**Work instruction**
After locating "Work with f(x,y)" in the listing below, copy that line and each one after it exactly, ending with the line that has "Let f be the".

**Exercise material**
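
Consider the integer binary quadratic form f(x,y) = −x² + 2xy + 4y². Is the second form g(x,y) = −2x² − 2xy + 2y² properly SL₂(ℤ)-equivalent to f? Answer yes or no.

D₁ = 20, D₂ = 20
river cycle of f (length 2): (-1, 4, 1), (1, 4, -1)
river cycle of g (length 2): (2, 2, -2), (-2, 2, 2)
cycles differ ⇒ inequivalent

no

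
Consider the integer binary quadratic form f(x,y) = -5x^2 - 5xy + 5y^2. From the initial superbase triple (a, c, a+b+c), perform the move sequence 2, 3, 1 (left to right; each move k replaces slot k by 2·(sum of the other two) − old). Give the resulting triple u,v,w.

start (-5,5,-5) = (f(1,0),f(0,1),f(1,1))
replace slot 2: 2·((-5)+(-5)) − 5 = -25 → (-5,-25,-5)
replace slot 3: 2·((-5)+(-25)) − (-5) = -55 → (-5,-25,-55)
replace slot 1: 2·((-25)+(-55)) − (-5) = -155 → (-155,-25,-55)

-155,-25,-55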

==

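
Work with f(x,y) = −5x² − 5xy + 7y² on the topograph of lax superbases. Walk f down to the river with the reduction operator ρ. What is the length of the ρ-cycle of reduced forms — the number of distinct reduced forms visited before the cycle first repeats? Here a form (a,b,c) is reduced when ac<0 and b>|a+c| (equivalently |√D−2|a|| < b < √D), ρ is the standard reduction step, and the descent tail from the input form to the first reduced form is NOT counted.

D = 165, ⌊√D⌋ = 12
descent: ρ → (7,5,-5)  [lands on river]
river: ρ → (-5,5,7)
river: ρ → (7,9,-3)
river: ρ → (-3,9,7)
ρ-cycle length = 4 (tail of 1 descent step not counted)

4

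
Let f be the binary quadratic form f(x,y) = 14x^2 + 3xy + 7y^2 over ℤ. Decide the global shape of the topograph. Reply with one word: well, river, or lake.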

**Answer below**
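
Work with f(x,y) = −5x² − 5xy + 7y² on the topograph of lax superbases. Walk f down to the river with the reduction operator ρ. What is the length of the ρ-cycle of reduced forms — the number of distinct reduced forms visited before the cycle first repeats? Here a form (a,b,c) is reduced when ac<0 and b>|a+c| (equivalently |√D−2|a|| < b < √D), ρ is the standard reduction step, and the descent tail from the input form to the first reduced form is NOT counted.

D = 165, ⌊√D⌋ = 12
descent: ρ → (7,5,-5)  [lands on river]
river: ρ → (-5,5,7)
river: ρ → (7,9,-3)
river: ρ → (-3,9,7)
ρ-cycle length = 4 (tail of 1 descent step not counted)

4

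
Let f be the binary quadratic form f(x,y) = 14x^2 + 3xy + 7y^2 over ℤ. Decide the global shape of the topograph. Reply with one word: well, river, or lake.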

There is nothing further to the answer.